**TO DO:**
Set all of the entries down again precisely as they are written.

**DATA:**

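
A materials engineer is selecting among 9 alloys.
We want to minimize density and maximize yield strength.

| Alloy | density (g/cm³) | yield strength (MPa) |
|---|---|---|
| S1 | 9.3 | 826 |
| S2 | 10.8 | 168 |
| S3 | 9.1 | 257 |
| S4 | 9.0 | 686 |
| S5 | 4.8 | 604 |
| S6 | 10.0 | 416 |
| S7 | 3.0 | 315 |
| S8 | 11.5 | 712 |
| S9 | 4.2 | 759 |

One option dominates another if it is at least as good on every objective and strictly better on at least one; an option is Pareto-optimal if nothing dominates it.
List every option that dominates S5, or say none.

S9: density 4.2≤4.8, yield strength 759≥604 — dominates S5.
Others (S1, S2, S3, S4, S6, S7, S8) are each worse than S5 on at least one objective.

S9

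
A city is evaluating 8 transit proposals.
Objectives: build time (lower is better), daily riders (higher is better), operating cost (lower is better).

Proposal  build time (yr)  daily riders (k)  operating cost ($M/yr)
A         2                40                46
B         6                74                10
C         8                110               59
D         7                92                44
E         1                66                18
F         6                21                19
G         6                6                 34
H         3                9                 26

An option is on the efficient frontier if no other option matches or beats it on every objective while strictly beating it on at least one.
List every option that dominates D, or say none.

A: worse on daily riders (40 vs 92).
B: worse on daily riders (74 vs 92).
C: worse on build time (8 vs 7).
E: worse on daily riders (66 vs 92).
F: worse on daily riders (21 vs 92).
G: worse on daily riders (6 vs 92).
H: worse on daily riders (9 vs 92).
No option dominates D.

none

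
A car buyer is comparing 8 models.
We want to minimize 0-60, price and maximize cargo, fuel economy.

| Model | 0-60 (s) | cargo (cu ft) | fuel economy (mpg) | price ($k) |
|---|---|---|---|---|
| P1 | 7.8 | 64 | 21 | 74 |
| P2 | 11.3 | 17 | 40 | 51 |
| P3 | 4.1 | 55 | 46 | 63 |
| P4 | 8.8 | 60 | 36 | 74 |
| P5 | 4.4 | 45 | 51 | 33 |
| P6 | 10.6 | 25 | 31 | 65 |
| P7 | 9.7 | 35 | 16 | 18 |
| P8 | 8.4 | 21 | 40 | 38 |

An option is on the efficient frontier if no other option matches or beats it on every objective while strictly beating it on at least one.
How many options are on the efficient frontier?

5

P1: not dominated (best cargo).
P2: dominated by P5 (0-60 4.4≤11.3, cargo 45≥17, fuel economy 51≥40, price 33≤51).
P3: not dominated (best 0-60).
P4: not dominated.
P5: not dominated (best fuel economy).
P6: dominated by P3 (0-60 4.1≤10.6, cargo 55≥25, fuel economy 46≥31, price 63≤65).
P7: not dominated (best price).
P8: dominated by P5 (0-60 4.4≤8.4, cargo 45≥21, fuel economy 51≥40, price 33≤38).
Pareto-optimal: P1, P3, P4, P5, P7 → 5.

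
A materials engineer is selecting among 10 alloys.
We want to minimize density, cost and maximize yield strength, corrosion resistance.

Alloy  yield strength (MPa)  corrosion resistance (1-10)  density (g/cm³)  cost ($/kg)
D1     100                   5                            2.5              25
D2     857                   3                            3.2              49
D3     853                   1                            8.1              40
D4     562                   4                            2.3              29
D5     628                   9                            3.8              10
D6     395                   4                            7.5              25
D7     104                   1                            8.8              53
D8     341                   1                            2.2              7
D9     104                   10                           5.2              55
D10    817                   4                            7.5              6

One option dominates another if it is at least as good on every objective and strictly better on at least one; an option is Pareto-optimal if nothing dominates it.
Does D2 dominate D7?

D2 vs D7: yield strength 857≥104, corrosion resistance 3≥1, density 3.2≤8.8, cost 49≤53 — D2 is at least as good on every objective with at least one strict improvement.

Yes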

**ANSWER TO THIS PROBLEM:**
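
A materials engineer is selecting among 9 alloys.
We want to minimize density and maximize yield strength.

| Alloy | density (g/cm³) | yield strength (MPa) |
|---|---|---|
| S1 | 9.3 | 826 |
| S2 | 10.8 | 168 |
| S3 | 9.1 | 257 |
| S4 | 9.0 | 686 |
| S5 | 4.8 | 604 |
| S6 | 10.0 | 416 |
| S7 | 3.0 | 315 |
| S8 | 11.5 | 712 |
| S9 | 4.2 | 759 |

One option dominates another if it is at least as good on every objective and strictly better on at least one; an option is Pareto-optimal if nothing dominates it.
List every option that dominates S5, or say none.

S9: density 4.2≤4.8, yield strength 759≥604 — dominates S5.
Others (S1, S2, S3, S4, S6, S7, S8) are each worse than S5 on at least one objective.

S9

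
A city is evaluating 8 transit proposals.
Objectives: build time (lower is better), daily riders (higher is better), operating cost (lower is better).

Proposal  build time (yr)  daily riders (k)  operating cost ($M/yr)
A         2                40                46
B         6                74                10
C         8                110               59
D         7                92                44
E         1                66                18
F         6                21                19
G         6                6                 34
H         3                9                 26

An option is on the efficient frontier if no other option matches or beats it on every objective while strictly beating it on at least one.
List every option that dominates D, or say none.

A: worse on daily riders (40 vs 92).
B: worse on daily riders (74 vs 92).
C: worse on build time (8 vs 7).
E: worse on daily riders (66 vs 92).
F: worse on daily riders (21 vs 92).
G: worse on daily riders (6 vs 92).
H: worse on daily riders (9 vs 92).
No option dominates D.

none

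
A car buyer is comparing 8 models.
We want to minimize 0-60, price and maximize cargo, fuel economy.

| Model | 0-60 (s) | cargo (cu ft) | fuel economy (mpg) | price ($k) |
|---|---|---|---|---|
| P1 | 7.8 | 64 | 21 | 74 |
| P2 | 11.3 | 17 | 40 | 51 |
| P3 | 4.1 | 55 | 46 | 63 |
| P4 | 8.8 | 60 | 36 | 74 |
| P5 | 4.4 | 45 | 51 | 33 |
| P6 | 10.6 | 25 | 31 | 65 |
| P7 | 9.7 | 35 | 16 | 18 |
| P8 | 8.4 | 21 | 40 | 38 |

An option is on the efficient frontier if no other option matches or beats it on every objective while strictly beating it on at least one.
How many options are on the efficient frontier?

5

P1: not dominated (best cargo).
P2: dominated by P5 (0-60 4.4≤11.3, cargo 45≥17, fuel economy 51≥40, price 33≤51).
P3: not dominated (best 0-60).
P4: not dominated.
P5: not dominated (best fuel economy).
P6: dominated by P3 (0-60 4.1≤10.6, cargo 55≥25, fuel economy 46≥31, price 63≤65).
P7: not dominated (best price).
P8: dominated by P5 (0-60 4.4≤8.4, cargo 45≥21, fuel economy 51≥40, price 33≤38).
Pareto-optimal: P1, P3, P4, P5, P7 → 5.

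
A materials engineer is selecting among 10 alloys.
We want to minimize density, cost and maximize yield strength, corrosion resistance.

Alloy  yield strength (MPa)  corrosion resistance (1-10)  density (g/cm³)  cost ($/kg)
D1     100                   5                            2.5              25
D2     857                   3                            3.2              49
D3     853                   1                            8.1              40
D4     562                   4                            2.3              29
D5     628                   9                            3.8              10
D6     395                   4                            7.5              25
D7     104                   1                            8.8              53
D8     341                   1                            2.2              7
D9     104                   10                           5.2              55
D10    817                   4                            7.5              6

One option dominates another if it is at least as good on every objective and strictly better on at least one; an option is Pareto-optimal if nothing dominates it.
Does D2 dominate D7?

D2 vs D7: yield strength 857≥104, corrosion resistance 3≥1, density 3.2≤8.8, cost 49≤53 — D2 is at least as good on every objective with at least one strict improvement.

Yes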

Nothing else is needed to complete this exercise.